_Try it_. Please print the whole listing again, exactly as shown.

_Extracted records_.
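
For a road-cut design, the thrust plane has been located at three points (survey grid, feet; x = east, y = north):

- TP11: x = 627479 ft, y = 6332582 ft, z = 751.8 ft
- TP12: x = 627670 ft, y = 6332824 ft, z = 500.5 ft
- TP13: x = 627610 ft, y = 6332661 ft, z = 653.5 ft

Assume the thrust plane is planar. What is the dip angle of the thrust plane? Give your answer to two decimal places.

41.47°

Let the plane be z = a·x + b·y + c.
TP12−TP11: 191a + 242b = −251.3;  TP13−TP11: 131a + 79b = −98.3.
Solving gives a = −0.23692, b = −0.85144.
Gradient magnitude |∇z| = √(a² + b²) = √(0.05613 + 0.72495) = 0.88379.
True dip = arctan(0.88379) = 41.47°, dipping toward NNE (azimuth ≈ 016°).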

_Solution to this problem_.
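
For a road-cut design, the thrust plane has been located at three points (survey grid, feet; x = east, y = north):

- TP11: x = 627479 ft, y = 6332582 ft, z = 751.8 ft
- TP12: x = 627670 ft, y = 6332824 ft, z = 500.5 ft
- TP13: x = 627610 ft, y = 6332661 ft, z = 653.5 ft

Assume the thrust plane is planar. What is the dip angle of the thrust plane? Give your answer to two decimal places.

41.47°

Let the plane be z = a·x + b·y + c.
TP12−TP11: 191a + 242b = −251.3;  TP13−TP11: 131a + 79b = −98.3.
Solving gives a = −0.23692, b = −0.85144.
Gradient magnitude |∇z| = √(a² + b²) = √(0.05613 + 0.72495) = 0.88379.
True dip = arctan(0.88379) = 41.47°, dipping toward NNE (azimuth ≈ 016°).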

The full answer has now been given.